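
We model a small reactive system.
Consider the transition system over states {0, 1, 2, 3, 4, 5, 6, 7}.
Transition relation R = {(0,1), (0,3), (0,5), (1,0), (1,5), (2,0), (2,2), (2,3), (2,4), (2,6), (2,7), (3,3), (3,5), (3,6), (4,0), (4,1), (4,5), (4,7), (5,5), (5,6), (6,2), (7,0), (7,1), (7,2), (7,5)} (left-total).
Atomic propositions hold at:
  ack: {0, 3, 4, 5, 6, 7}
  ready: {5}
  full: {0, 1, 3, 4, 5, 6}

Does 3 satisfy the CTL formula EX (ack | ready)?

Yes

Sat(ack | ready) = {0, 3, 4, 5, 6, 7}
Sat(EX (ack | ready)) = {s : some successor in {0, 3, 4, 5, 6, 7}} = {0, 1, 2, 3, 4, 5, 7}
3 ∈ Sat(EX (ack | ready)) = {0, 1, 2, 3, 4, 5, 7}, so the formula holds at 3.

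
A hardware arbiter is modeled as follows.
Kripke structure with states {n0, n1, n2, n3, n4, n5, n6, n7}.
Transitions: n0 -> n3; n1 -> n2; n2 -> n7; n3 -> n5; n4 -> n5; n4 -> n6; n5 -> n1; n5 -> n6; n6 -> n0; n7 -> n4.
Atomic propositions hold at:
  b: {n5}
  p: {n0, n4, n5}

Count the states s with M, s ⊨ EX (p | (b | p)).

Sat(b | p) = {n0, n4, n5}
Sat(p | (b | p)) = {n0, n4, n5}
Sat(EX (p | (b | p))) = {s : some successor in {n0, n4, n5}} = {n3, n4, n6, n7}
|Sat(EX (p | (b | p)))| = |{n3, n4, n6, n7}| = 4.

4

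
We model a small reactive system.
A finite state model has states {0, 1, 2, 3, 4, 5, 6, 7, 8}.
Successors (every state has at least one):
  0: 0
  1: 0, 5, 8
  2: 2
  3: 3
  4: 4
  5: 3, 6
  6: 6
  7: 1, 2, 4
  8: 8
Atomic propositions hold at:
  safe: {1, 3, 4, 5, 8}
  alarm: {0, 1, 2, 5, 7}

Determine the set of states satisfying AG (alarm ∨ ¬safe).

{0, 2, 6}

Sat(¬safe) = {0, 2, 6, 7}
Sat(alarm ∨ ¬safe) = {0, 1, 2, 5, 6, 7}
AG (alarm ∨ ¬safe): greatest fixpoint, start Z0 = {0, 1, 2, 5, 6, 7}, keep only states in Sat with every successor in Z. Z1 = {0, 2, 6}; fixed.
Sat(AG (alarm ∨ ¬safe)) = {0, 2, 6}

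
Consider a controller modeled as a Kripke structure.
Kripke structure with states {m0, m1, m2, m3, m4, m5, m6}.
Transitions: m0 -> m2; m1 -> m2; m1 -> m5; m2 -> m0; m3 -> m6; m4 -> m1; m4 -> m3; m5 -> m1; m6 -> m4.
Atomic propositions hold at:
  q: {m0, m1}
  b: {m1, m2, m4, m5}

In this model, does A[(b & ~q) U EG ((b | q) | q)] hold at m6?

Sat(~q) = {m2, m3, m4, m5, m6}
Sat(b & ~q) = {m2, m4, m5}
Sat(b | q) = {m0, m1, m2, m4, m5}
Sat((b | q) | q) = {m0, m1, m2, m4, m5}
EG ((b | q) | q): greatest fixpoint, start Z0 = {m0, m1, m2, m4, m5}, keep only states in Sat with some successor in Z. Already a fixed point.
Sat(EG ((b | q) | q)) = {m0, m1, m2, m4, m5}
A[(b & ~q) U EG ((b | q) | q)]: least fixpoint, start Z0 = Sat(EG ((b | q) | q)) = {m0, m1, m2, m4, m5}, add states in Sat(b & ~q) with every successor in Z. Already a fixed point.
Sat(A[(b & ~q) U EG ((b | q) | q)]) = {m0, m1, m2, m4, m5}
m6 ∉ Sat(A[(b & ~q) U EG ((b | q) | q)]) = {m0, m1, m2, m4, m5}, so the formula does not hold at m6.

No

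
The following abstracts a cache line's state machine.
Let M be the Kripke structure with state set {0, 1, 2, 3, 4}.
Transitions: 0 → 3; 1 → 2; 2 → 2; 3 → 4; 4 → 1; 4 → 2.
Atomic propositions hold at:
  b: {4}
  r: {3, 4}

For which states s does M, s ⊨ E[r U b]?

{3, 4}

E[r U b]: least fixpoint, start Z0 = Sat(b) = {4}, add states in Sat(r) with some successor in Z. Z1 = {3, 4}; fixed.
Sat(E[r U b]) = {3, 4}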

===============

**TASK REQUIREMENTS:** For the string "Kripke", work out how many lines of the data contain it; answer with the number alone.

**WRITTEN RESPONSE:** 4